▶ [AVAILABLE DATA]:
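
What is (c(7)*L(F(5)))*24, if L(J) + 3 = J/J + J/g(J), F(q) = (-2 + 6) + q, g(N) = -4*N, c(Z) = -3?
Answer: 162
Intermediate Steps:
F(q) = 4 + q
L(J) = -9/4 (L(J) = -3 + (J/J + J/((-4*J))) = -3 + (1 + J*(-1/(4*J))) = -3 + (1 - 1/4) = -3 + 3/4 = -9/4)
(c(7)*L(F(5)))*24 = -3*(-9/4)*24 = (27/4)*24 = 162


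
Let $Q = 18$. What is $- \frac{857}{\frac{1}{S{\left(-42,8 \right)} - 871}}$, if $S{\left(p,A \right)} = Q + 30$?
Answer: $705311$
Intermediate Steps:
$S{\left(p,A \right)} = 48$ ($S{\left(p,A \right)} = 18 + 30 = 48$)
$- \frac{857}{\frac{1}{S{\left(-42,8 \right)} - 871}} = - \frac{857}{\frac{1}{48 - 871}} = - \frac{857}{\frac{1}{-823}} = - \frac{857}{- \frac{1}{823}} = \left(-857\right) \left(-823\right) = 705311$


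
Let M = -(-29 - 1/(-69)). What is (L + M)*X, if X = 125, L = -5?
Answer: 206875/69 ≈ 2998.2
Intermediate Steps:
M = 2000/69 (M = -(-29 - 1*(-1/69)) = -(-29 + 1/69) = -1*(-2000/69) = 2000/69 ≈ 28.986)
(L + M)*X = (-5 + 2000/69)*125 = (1655/69)*125 = 206875/69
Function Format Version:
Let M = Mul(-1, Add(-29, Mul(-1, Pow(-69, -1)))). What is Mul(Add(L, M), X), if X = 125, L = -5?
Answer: Rational(206875, 69) ≈ 2998.2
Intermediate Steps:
M = Rational(2000, 69) (M = Mul(-1, Add(-29, Mul(-1, Rational(-1, 69)))) = Mul(-1, Add(-29, Rational(1, 69))) = Mul(-1, Rational(-2000, 69)) = Rational(2000, 69) ≈ 28.986)
Mul(Add(L, M), X) = Mul(Add(-5, Rational(2000, 69)), 125) = Mul(Rational(1655, 69), 125) = Rational(206875, 69)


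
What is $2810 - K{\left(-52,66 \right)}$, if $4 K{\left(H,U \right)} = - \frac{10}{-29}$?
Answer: $\frac{162975}{58} \approx 2809.9$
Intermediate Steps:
$K{\left(H,U \right)} = \frac{5}{58}$ ($K{\left(H,U \right)} = \frac{\left(-10\right) \frac{1}{-29}}{4} = \frac{\left(-10\right) \left(- \frac{1}{29}\right)}{4} = \frac{1}{4} \cdot \frac{10}{29} = \frac{5}{58}$)
$2810 - K{\left(-52,66 \right)} = 2810 - \frac{5}{58} = \frac{162975}{58}$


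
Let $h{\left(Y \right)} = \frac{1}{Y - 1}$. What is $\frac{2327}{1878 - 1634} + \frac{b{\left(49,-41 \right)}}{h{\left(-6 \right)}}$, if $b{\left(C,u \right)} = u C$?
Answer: $\frac{3433699}{244} \approx 14073.0$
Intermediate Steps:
$b{\left(C,u \right)} = C u$
$h{\left(Y \right)} = \frac{1}{-1 + Y}$
$\frac{2327}{1878 - 1634} + \frac{b{\left(49,-41 \right)}}{h{\left(-6 \right)}} = \frac{2327}{1878 - 1634} + \frac{49 \left(-41\right)}{\frac{1}{-1 - 6}} = \frac{2327}{244} - \frac{2009}{\frac{1}{-7}} = 2327 \cdot \frac{1}{244} - \frac{2009}{- \frac{1}{7}} = \frac{2327}{244} - -14063 = \frac{2327}{244} + 14063 = \frac{3433699}{244}$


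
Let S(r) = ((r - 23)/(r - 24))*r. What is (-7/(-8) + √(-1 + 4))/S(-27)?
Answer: -119/3600 - 17*√3/450 ≈ -0.098489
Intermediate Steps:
S(r) = r*(-23 + r)/(-24 + r) (S(r) = ((-23 + r)/(-24 + r))*r = r*(-23 + r)/(-24 + r))
(-7/(-8) + √(-1 + 4))/S(-27) = (-7/(-8) + √(-1 + 4))/((-27*(-23 - 27)/(-24 - 27))) = (-7*(-⅛) + √3)/((-27*(-50)/(-51))) = (7/8 + √3)/((-27*(-1/51)*(-50))) = (7/8 + √3)/(-450/17) = (7/8 + √3)*(-17/450) = -119/3600 - 17*√3/450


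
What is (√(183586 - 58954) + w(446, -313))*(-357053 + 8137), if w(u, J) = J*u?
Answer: 48707975768 - 2093496*√3462 ≈ 4.8585e+10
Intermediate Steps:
(√(183586 - 58954) + w(446, -313))*(-357053 + 8137) = (√(183586 - 58954) - 313*446)*(-357053 + 8137) = (√124632 - 139598)*(-348916) = (6*√3462 - 139598)*(-348916) = (-139598 + 6*√3462)*(-348916) = 48707975768 - 2093496*√3462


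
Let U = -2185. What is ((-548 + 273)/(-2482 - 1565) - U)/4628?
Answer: 4421485/9364758 ≈ 0.47214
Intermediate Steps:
((-548 + 273)/(-2482 - 1565) - U)/4628 = ((-548 + 273)/(-2482 - 1565) - 1*(-2185))/4628 = (-275/(-4047) + 2185)*(1/4628) = (-275*(-1/4047) + 2185)*(1/4628) = (275/4047 + 2185)*(1/4628) = (8842970/4047)*(1/4628) = 4421485/9364758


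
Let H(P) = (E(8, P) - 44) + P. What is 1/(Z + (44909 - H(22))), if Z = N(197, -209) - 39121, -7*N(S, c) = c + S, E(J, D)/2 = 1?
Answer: 7/40668 ≈ 0.00017213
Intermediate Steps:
E(J, D) = 2 (E(J, D) = 2*1 = 2)
N(S, c) = -S/7 - c/7 (N(S, c) = -(c + S)/7 = -(S + c)/7 = -S/7 - c/7)
Z = -273835/7 (Z = (-1/7*197 - 1/7*(-209)) - 39121 = (-197/7 + 209/7) - 39121 = 12/7 - 39121 = -273835/7 ≈ -39119.)
H(P) = -42 + P (H(P) = (2 - 44) + P = -42 + P)
1/(Z + (44909 - H(22))) = 1/(-273835/7 + (44909 - (-42 + 22))) = 1/(-273835/7 + (44909 - 1*(-20))) = 1/(-273835/7 + (44909 + 20)) = 1/(-273835/7 + 44929) = 1/(40668/7) = 7/40668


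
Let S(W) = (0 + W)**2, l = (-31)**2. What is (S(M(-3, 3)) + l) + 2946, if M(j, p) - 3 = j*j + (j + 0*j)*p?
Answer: 3916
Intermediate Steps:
l = 961
M(j, p) = 3 + j**2 + j*p (M(j, p) = 3 + (j*j + (j + 0*j)*p) = 3 + (j**2 + (j + 0)*p) = 3 + (j**2 + j*p) = 3 + j**2 + j*p)
S(W) = W**2
(S(M(-3, 3)) + l) + 2946 = ((3 + (-3)**2 - 3*3)**2 + 961) + 2946 = ((3 + 9 - 9)**2 + 961) + 2946 = (3**2 + 961) + 2946 = (9 + 961) + 2946 = 970 + 2946 = 3916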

▶ [TASK ITEM]: Please print the full listing shown above, exactly as it appears.

▶ [EXERCISE OUTPUT]:
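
What is (c(7)*L(F(5)))*24, if L(J) + 3 = J/J + J/g(J), F(q) = (-2 + 6) + q, g(N) = -4*N, c(Z) = -3?
Answer: 162
Intermediate Steps:
F(q) = 4 + q
L(J) = -9/4 (L(J) = -3 + (J/J + J/((-4*J))) = -3 + (1 + J*(-1/(4*J))) = -3 + (1 - 1/4) = -3 + 3/4 = -9/4)
(c(7)*L(F(5)))*24 = -3*(-9/4)*24 = (27/4)*24 = 162


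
Let $Q = 18$. What is $- \frac{857}{\frac{1}{S{\left(-42,8 \right)} - 871}}$, if $S{\left(p,A \right)} = Q + 30$?
Answer: $705311$
Intermediate Steps:
$S{\left(p,A \right)} = 48$ ($S{\left(p,A \right)} = 18 + 30 = 48$)
$- \frac{857}{\frac{1}{S{\left(-42,8 \right)} - 871}} = - \frac{857}{\frac{1}{48 - 871}} = - \frac{857}{\frac{1}{-823}} = - \frac{857}{- \frac{1}{823}} = \left(-857\right) \left(-823\right) = 705311$


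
Let M = -(-29 - 1/(-69)). What is (L + M)*X, if X = 125, L = -5?
Answer: 206875/69 ≈ 2998.2
Intermediate Steps:
M = 2000/69 (M = -(-29 - 1*(-1/69)) = -(-29 + 1/69) = -1*(-2000/69) = 2000/69 ≈ 28.986)
(L + M)*X = (-5 + 2000/69)*125 = (1655/69)*125 = 206875/69
Function Format Version:
Let M = Mul(-1, Add(-29, Mul(-1, Pow(-69, -1)))). What is Mul(Add(L, M), X), if X = 125, L = -5?
Answer: Rational(206875, 69) ≈ 2998.2
Intermediate Steps:
M = Rational(2000, 69) (M = Mul(-1, Add(-29, Mul(-1, Rational(-1, 69)))) = Mul(-1, Add(-29, Rational(1, 69))) = Mul(-1, Rational(-2000, 69)) = Rational(2000, 69) ≈ 28.986)
Mul(Add(L, M), X) = Mul(Add(-5, Rational(2000, 69)), 125) = Mul(Rational(1655, 69), 125) = Rational(206875, 69)


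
What is $2810 - K{\left(-52,66 \right)}$, if $4 K{\left(H,U \right)} = - \frac{10}{-29}$?
Answer: $\frac{162975}{58} \approx 2809.9$
Intermediate Steps:
$K{\left(H,U \right)} = \frac{5}{58}$ ($K{\left(H,U \right)} = \frac{\left(-10\right) \frac{1}{-29}}{4} = \frac{\left(-10\right) \left(- \frac{1}{29}\right)}{4} = \frac{1}{4} \cdot \frac{10}{29} = \frac{5}{58}$)
$2810 - K{\left(-52,66 \right)} = 2810 - \frac{5}{58} = \frac{162975}{58}$


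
Let $h{\left(Y \right)} = \frac{1}{Y - 1}$. What is $\frac{2327}{1878 - 1634} + \frac{b{\left(49,-41 \right)}}{h{\left(-6 \right)}}$, if $b{\left(C,u \right)} = u C$?
Answer: $\frac{3433699}{244} \approx 14073.0$
Intermediate Steps:
$b{\left(C,u \right)} = C u$
$h{\left(Y \right)} = \frac{1}{-1 + Y}$
$\frac{2327}{1878 - 1634} + \frac{b{\left(49,-41 \right)}}{h{\left(-6 \right)}} = \frac{2327}{1878 - 1634} + \frac{49 \left(-41\right)}{\frac{1}{-1 - 6}} = \frac{2327}{244} - \frac{2009}{\frac{1}{-7}} = 2327 \cdot \frac{1}{244} - \frac{2009}{- \frac{1}{7}} = \frac{2327}{244} - -14063 = \frac{2327}{244} + 14063 = \frac{3433699}{244}$


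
Let S(r) = ((r - 23)/(r - 24))*r. What is (-7/(-8) + √(-1 + 4))/S(-27)?
Answer: -119/3600 - 17*√3/450 ≈ -0.098489
Intermediate Steps:
S(r) = r*(-23 + r)/(-24 + r) (S(r) = ((-23 + r)/(-24 + r))*r = r*(-23 + r)/(-24 + r))
(-7/(-8) + √(-1 + 4))/S(-27) = (-7/(-8) + √(-1 + 4))/((-27*(-23 - 27)/(-24 - 27))) = (-7*(-⅛) + √3)/((-27*(-50)/(-51))) = (7/8 + √3)/((-27*(-1/51)*(-50))) = (7/8 + √3)/(-450/17) = (7/8 + √3)*(-17/450) = -119/3600 - 17*√3/450


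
What is (√(183586 - 58954) + w(446, -313))*(-357053 + 8137), if w(u, J) = J*u?
Answer: 48707975768 - 2093496*√3462 ≈ 4.8585e+10
Intermediate Steps:
(√(183586 - 58954) + w(446, -313))*(-357053 + 8137) = (√(183586 - 58954) - 313*446)*(-357053 + 8137) = (√124632 - 139598)*(-348916) = (6*√3462 - 139598)*(-348916) = (-139598 + 6*√3462)*(-348916) = 48707975768 - 2093496*√3462


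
Let U = -2185. What is ((-548 + 273)/(-2482 - 1565) - U)/4628?
Answer: 4421485/9364758 ≈ 0.47214
Intermediate Steps:
((-548 + 273)/(-2482 - 1565) - U)/4628 = ((-548 + 273)/(-2482 - 1565) - 1*(-2185))/4628 = (-275/(-4047) + 2185)*(1/4628) = (-275*(-1/4047) + 2185)*(1/4628) = (275/4047 + 2185)*(1/4628) = (8842970/4047)*(1/4628) = 4421485/9364758


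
Let H(P) = (E(8, P) - 44) + P. What is 1/(Z + (44909 - H(22))), if Z = N(197, -209) - 39121, -7*N(S, c) = c + S, E(J, D)/2 = 1?
Answer: 7/40668 ≈ 0.00017213
Intermediate Steps:
E(J, D) = 2 (E(J, D) = 2*1 = 2)
N(S, c) = -S/7 - c/7 (N(S, c) = -(c + S)/7 = -(S + c)/7 = -S/7 - c/7)
Z = -273835/7 (Z = (-1/7*197 - 1/7*(-209)) - 39121 = (-197/7 + 209/7) - 39121 = 12/7 - 39121 = -273835/7 ≈ -39119.)
H(P) = -42 + P (H(P) = (2 - 44) + P = -42 + P)
1/(Z + (44909 - H(22))) = 1/(-273835/7 + (44909 - (-42 + 22))) = 1/(-273835/7 + (44909 - 1*(-20))) = 1/(-273835/7 + (44909 + 20)) = 1/(-273835/7 + 44929) = 1/(40668/7) = 7/40668


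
Let S(W) = (0 + W)**2, l = (-31)**2. What is (S(M(-3, 3)) + l) + 2946, if M(j, p) - 3 = j*j + (j + 0*j)*p?
Answer: 3916
Intermediate Steps:
l = 961
M(j, p) = 3 + j**2 + j*p (M(j, p) = 3 + (j*j + (j + 0*j)*p) = 3 + (j**2 + (j + 0)*p) = 3 + (j**2 + j*p) = 3 + j**2 + j*p)
S(W) = W**2
(S(M(-3, 3)) + l) + 2946 = ((3 + (-3)**2 - 3*3)**2 + 961) + 2946 = ((3 + 9 - 9)**2 + 961) + 2946 = (3**2 + 961) + 2946 = (9 + 961) + 2946 = 970 + 2946 = 3916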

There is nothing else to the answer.